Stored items
○ ○ ○ ○ ○ ○ ○

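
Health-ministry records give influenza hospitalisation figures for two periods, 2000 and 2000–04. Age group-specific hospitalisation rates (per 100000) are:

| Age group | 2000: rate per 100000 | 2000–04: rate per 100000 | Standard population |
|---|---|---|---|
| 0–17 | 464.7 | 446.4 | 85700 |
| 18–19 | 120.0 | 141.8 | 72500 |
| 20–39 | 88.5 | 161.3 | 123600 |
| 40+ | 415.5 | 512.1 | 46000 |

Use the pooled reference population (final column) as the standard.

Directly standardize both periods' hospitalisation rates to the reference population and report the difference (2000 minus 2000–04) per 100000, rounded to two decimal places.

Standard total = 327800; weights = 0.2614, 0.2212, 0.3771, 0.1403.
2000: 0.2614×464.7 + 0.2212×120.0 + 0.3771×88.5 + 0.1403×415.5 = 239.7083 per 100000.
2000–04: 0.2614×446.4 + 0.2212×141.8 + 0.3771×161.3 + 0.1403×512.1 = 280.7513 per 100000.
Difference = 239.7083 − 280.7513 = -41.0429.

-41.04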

○ ○ ○ ○ ○ ○ ○

PROBLEM TO WORK ON –
Starting at the line in the records above that contains "Use the pooled", output every line up to and including the last one, with nothing added.

FINAL ANSWER –
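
Use the pooled reference population (final column) as the standard.

Directly standardize both periods' hospitalisation rates to the reference population and report the difference (2000 minus 2000–04) per 100000, rounded to two decimal places.

Standard total = 327800; weights = 0.2614, 0.2212, 0.3771, 0.1403.
2000: 0.2614×464.7 + 0.2212×120.0 + 0.3771×88.5 + 0.1403×415.5 = 239.7083 per 100000.
2000–04: 0.2614×446.4 + 0.2212×141.8 + 0.3771×161.3 + 0.1403×512.1 = 280.7513 per 100000.
Difference = 239.7083 − 280.7513 = -41.0429.

-41.04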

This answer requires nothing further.